**Task brief:** Considering only lines that hold the word "Gapdh", report how many there are in the listing below, as a single number.

**Dataset records:**
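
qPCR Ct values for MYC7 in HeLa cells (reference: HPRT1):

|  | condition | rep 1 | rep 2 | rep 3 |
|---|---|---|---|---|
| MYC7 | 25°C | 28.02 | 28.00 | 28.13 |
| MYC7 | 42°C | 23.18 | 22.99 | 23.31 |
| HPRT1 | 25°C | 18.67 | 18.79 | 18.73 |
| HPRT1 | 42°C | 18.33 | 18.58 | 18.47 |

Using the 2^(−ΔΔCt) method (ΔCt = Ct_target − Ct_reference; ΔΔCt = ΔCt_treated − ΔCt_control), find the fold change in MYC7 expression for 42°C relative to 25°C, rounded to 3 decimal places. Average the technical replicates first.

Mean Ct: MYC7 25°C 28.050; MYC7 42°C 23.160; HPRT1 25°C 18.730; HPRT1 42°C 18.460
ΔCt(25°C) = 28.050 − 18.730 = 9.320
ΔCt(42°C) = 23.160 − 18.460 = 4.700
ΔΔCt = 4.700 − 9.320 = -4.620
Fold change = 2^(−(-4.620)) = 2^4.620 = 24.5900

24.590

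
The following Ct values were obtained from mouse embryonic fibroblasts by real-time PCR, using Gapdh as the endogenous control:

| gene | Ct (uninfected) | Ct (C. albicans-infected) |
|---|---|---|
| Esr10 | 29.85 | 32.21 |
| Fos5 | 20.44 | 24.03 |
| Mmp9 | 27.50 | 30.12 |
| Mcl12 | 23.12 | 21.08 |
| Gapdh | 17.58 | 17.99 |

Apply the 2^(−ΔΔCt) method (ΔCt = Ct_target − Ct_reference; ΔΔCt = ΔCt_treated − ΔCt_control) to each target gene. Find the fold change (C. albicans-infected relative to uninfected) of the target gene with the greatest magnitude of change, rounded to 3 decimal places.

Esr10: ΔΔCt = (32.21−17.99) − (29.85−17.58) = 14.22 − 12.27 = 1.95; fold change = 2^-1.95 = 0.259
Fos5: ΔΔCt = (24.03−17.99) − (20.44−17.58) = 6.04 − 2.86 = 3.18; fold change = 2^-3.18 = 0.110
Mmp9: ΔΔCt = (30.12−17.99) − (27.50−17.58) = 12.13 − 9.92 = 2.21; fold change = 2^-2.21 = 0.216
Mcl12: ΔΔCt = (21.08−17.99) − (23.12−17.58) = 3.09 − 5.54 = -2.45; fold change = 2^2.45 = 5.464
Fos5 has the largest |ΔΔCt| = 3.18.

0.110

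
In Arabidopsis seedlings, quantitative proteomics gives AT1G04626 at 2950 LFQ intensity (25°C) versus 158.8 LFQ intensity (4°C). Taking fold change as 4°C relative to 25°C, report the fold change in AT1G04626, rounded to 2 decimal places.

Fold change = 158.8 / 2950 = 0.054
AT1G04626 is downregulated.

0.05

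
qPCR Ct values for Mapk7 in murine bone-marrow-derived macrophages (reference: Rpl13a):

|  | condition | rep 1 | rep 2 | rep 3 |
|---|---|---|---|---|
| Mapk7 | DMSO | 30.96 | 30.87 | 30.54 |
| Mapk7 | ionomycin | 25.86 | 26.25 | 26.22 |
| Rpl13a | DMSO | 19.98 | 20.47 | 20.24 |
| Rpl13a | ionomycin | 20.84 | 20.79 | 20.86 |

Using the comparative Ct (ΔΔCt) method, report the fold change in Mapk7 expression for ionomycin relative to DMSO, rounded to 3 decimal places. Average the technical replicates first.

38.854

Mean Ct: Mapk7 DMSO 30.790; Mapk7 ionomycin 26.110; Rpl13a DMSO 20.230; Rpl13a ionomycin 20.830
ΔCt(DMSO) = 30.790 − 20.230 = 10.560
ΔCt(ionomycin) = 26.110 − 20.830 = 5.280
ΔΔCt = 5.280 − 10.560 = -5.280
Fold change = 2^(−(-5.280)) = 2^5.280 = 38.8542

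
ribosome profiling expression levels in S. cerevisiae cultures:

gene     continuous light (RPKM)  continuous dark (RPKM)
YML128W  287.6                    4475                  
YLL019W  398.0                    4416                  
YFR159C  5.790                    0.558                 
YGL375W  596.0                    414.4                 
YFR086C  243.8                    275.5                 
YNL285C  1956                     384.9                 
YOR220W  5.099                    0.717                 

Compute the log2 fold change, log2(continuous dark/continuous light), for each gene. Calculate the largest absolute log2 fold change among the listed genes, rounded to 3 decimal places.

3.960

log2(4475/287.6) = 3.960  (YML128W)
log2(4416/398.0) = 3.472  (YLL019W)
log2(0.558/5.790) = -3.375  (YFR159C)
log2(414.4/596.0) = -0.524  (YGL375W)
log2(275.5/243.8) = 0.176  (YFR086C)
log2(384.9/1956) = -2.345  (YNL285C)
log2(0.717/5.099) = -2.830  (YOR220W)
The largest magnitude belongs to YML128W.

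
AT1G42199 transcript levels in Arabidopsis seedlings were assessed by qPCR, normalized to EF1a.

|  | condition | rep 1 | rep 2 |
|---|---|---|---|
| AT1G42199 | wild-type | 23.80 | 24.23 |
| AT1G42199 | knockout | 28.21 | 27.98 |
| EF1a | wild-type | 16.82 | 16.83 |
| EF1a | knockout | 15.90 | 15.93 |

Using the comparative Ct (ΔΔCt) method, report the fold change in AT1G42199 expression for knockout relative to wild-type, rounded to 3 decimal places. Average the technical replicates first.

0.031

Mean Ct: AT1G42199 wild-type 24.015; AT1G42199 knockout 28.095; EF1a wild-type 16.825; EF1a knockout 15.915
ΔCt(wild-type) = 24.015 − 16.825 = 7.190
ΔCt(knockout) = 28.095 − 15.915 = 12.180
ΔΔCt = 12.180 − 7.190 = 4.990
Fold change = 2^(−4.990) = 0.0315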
==
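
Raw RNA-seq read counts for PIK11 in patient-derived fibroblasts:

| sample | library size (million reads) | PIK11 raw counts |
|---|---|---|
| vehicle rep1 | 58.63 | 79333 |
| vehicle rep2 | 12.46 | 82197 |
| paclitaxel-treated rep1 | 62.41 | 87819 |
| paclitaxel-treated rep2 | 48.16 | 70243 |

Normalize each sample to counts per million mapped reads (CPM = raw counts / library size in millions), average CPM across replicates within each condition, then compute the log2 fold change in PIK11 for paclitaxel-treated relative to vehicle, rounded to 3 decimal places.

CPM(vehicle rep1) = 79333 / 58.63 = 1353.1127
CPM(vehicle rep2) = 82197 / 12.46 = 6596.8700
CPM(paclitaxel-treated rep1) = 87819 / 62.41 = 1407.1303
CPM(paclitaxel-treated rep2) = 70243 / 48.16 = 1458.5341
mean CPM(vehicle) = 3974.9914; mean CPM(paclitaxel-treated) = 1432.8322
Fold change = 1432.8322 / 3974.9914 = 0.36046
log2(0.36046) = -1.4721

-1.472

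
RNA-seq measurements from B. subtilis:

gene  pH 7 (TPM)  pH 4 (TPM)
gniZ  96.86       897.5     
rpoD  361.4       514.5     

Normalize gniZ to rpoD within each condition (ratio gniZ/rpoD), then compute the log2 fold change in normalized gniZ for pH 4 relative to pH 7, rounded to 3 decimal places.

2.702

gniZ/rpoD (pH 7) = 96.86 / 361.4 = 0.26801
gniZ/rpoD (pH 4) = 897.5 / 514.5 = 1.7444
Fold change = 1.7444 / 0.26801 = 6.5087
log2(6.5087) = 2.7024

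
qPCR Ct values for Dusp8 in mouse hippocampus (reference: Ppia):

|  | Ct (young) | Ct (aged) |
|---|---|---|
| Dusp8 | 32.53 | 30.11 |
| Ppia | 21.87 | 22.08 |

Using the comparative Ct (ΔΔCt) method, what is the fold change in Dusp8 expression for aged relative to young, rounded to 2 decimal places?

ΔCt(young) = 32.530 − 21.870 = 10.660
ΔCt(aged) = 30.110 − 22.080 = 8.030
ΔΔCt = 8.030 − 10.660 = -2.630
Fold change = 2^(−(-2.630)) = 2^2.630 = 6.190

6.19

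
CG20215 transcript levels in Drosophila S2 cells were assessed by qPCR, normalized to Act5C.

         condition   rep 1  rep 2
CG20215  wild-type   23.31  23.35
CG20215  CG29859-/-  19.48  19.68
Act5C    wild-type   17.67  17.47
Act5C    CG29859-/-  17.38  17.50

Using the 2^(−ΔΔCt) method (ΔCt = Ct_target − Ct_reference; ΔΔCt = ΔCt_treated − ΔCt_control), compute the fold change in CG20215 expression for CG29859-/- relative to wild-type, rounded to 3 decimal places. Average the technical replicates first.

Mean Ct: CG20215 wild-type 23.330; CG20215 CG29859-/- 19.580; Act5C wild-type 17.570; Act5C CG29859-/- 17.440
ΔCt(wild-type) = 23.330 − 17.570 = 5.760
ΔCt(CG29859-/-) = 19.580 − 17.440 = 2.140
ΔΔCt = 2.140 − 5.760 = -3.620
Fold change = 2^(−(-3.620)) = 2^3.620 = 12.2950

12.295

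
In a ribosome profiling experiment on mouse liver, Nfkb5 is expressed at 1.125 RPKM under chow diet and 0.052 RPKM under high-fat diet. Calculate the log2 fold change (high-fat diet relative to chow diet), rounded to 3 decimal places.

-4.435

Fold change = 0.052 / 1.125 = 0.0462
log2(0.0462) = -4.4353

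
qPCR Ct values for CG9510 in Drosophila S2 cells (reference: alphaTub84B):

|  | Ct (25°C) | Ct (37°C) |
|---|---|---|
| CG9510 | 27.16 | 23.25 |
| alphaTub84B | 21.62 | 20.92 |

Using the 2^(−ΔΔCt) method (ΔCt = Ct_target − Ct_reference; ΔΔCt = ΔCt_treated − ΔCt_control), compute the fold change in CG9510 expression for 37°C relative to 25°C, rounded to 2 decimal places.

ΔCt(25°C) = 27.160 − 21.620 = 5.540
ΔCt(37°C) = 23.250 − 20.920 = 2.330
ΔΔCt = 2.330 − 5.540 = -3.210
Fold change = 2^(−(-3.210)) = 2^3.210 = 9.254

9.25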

**Exercise answer:** 2